What is being asked - Return exactly the lines of the records below, starting at the line that contains "INSERT INTO customers VALUES (8, 'Tom');" and ending at the line that contains "INSERT INTO assoc VALUES (2, 2);", with both of those lines kept.

***** Given entries

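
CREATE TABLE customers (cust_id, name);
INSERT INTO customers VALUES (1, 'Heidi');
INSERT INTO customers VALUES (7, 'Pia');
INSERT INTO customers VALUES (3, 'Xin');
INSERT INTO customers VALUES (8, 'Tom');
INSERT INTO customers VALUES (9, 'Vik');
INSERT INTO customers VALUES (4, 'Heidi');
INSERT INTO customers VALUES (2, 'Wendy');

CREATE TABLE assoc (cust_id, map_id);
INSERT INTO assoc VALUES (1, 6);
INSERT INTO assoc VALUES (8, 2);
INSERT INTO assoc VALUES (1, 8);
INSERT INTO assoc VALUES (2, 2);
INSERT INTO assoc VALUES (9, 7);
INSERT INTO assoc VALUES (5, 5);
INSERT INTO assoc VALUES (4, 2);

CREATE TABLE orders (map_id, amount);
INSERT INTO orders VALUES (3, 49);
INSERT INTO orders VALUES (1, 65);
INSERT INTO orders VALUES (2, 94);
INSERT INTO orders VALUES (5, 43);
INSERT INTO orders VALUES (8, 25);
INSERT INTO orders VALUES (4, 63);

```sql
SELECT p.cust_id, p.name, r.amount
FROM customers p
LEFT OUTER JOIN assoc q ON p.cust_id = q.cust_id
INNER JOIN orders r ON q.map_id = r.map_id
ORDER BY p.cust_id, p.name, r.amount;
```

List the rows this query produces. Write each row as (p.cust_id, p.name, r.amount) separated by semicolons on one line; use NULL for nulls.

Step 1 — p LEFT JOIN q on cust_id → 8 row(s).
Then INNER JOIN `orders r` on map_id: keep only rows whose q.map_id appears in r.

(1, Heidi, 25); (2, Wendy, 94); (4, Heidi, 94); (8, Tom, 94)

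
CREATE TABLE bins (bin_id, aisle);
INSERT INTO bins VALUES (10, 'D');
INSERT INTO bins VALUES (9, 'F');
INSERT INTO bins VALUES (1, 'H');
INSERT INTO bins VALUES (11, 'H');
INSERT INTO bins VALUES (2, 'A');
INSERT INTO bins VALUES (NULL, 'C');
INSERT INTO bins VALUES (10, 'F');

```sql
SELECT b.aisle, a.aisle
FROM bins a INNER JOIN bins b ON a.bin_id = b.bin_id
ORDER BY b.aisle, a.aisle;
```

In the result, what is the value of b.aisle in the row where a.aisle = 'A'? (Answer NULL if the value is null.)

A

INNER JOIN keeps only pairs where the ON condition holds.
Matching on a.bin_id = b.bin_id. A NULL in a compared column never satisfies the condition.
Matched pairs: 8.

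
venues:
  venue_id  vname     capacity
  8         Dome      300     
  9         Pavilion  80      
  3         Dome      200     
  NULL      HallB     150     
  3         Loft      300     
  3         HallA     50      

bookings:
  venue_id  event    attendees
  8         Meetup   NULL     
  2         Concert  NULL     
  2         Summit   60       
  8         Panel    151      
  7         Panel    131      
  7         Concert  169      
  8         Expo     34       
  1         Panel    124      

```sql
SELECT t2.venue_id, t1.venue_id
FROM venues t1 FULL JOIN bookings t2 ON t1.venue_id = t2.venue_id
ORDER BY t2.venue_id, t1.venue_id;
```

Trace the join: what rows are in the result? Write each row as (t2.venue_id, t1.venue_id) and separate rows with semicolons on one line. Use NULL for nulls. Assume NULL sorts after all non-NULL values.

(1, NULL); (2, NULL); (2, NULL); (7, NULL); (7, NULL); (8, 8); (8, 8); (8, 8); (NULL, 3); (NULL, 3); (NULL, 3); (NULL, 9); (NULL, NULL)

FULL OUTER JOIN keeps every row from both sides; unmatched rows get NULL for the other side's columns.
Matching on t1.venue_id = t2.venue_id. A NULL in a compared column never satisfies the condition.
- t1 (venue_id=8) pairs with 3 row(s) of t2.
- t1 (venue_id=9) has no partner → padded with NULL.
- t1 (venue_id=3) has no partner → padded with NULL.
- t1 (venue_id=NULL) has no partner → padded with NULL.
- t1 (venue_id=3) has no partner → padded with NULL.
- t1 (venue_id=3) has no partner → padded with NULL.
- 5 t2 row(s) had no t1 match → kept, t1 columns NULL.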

**********

Answer to this task -
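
INSERT INTO customers VALUES (8, 'Tom');
INSERT INTO customers VALUES (9, 'Vik');
INSERT INTO customers VALUES (4, 'Heidi');
INSERT INTO customers VALUES (2, 'Wendy');

CREATE TABLE assoc (cust_id, map_id);
INSERT INTO assoc VALUES (1, 6);
INSERT INTO assoc VALUES (8, 2);
INSERT INTO assoc VALUES (1, 8);
INSERT INTO assoc VALUES (2, 2);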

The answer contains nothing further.